■ **INSTRUCTIONS FOR THE TASK**
Copy the line with "A 7S5P battery" and all lines following it through the last line of the entries, exactly as written.

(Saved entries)
•••

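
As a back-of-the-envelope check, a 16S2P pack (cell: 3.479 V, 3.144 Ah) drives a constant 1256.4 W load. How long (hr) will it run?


Step 1: E_pack = Ns * V_cell * Np * C_cell = 16 * 3.479 * 2 * 3.144 = 350.02 Wh
Step 2: t = E_pack / P = 350.02 / 1256.4 = 0.2786 hr

0.2786 hr


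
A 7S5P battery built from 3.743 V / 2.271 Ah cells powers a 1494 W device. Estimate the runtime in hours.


Step 1: E_pack = Ns * V_cell * Np * C_cell = 7 * 3.743 * 5 * 2.271 = 297.51 Wh
Step 2: t = E_pack / P = 297.51 / 1494 = 0.1991 hr

0.1991 hr


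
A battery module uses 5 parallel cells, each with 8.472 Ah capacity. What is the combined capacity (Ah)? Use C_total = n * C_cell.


Parallel capacities add: 5 * 8.472 Ah = 42.36 Ah

42.36 Ah


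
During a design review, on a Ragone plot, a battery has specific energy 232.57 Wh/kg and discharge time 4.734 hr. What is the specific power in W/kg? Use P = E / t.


P_specific = E / t = 232.57 / 4.734 = 49.13 W/kg

49.13 W/kg


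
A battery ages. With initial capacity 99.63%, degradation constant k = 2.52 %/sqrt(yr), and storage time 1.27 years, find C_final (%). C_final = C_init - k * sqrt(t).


sqrt(t) = sqrt(1.27) = 1.1269
C_final = 99.63 - 2.52 * 1.1269 = 96.79%

96.79%


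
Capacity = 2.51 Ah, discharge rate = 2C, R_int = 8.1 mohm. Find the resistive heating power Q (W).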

•••

■ **COMPLETED TASK**
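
A 7S5P battery built from 3.743 V / 2.271 Ah cells powers a 1494 W device. Estimate the runtime in hours.


Step 1: E_pack = Ns * V_cell * Np * C_cell = 7 * 3.743 * 5 * 2.271 = 297.51 Wh
Step 2: t = E_pack / P = 297.51 / 1494 = 0.1991 hr

0.1991 hr


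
A battery module uses 5 parallel cells, each with 8.472 Ah capacity. What is the combined capacity (Ah)? Use C_total = n * C_cell.


Parallel capacities add: 5 * 8.472 Ah = 42.36 Ah

42.36 Ah


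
During a design review, on a Ragone plot, a battery has specific energy 232.57 Wh/kg and discharge time 4.734 hr. What is the specific power in W/kg? Use P = E / t.


P_specific = E / t = 232.57 / 4.734 = 49.13 W/kg

49.13 W/kg


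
A battery ages. With initial capacity 99.63%, degradation constant k = 2.52 %/sqrt(yr), and storage time 1.27 years, find C_final (%). C_final = C_init - k * sqrt(t).


sqrt(t) = sqrt(1.27) = 1.1269
C_final = 99.63 - 2.52 * 1.1269 = 96.79%

96.79%


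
Capacity = 2.51 Ah, discharge rate = 2C, R_int = 8.1 mohm. Find the resistive heating power Q (W).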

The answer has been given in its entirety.